• TASK TO COMPLETE
Wherever the string "Table" shows up in the data below, copy the whole line.

• DATA FOR REVIEW
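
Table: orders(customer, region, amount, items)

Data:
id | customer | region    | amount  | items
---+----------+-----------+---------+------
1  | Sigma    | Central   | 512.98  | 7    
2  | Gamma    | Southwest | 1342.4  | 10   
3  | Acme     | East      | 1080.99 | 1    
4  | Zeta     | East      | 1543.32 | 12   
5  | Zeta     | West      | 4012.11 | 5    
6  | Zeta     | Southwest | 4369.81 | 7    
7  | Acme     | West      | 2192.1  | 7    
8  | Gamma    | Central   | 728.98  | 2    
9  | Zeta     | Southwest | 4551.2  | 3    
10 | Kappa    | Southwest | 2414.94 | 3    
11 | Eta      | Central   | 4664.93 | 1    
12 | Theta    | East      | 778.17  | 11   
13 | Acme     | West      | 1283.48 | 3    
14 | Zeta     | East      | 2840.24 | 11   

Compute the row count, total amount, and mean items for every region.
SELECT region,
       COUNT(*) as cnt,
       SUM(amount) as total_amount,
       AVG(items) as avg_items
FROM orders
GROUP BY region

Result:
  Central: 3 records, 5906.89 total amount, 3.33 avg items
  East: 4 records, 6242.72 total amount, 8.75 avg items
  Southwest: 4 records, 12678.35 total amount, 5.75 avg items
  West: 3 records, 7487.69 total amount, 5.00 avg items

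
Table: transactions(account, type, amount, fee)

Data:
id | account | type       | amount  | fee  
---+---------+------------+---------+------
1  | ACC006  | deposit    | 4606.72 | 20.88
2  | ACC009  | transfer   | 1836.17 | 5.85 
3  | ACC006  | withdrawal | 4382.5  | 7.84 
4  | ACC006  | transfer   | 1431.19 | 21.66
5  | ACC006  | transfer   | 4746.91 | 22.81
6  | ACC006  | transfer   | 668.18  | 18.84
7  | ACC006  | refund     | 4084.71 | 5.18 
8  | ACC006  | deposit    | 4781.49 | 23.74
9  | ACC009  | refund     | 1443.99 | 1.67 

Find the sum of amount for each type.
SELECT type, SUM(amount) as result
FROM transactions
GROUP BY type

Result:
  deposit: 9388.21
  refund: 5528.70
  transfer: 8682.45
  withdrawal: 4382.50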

• EXERCISE SOLUTION
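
Table: orders(customer, region, amount, items)
Table: transactions(account, type, amount, fee)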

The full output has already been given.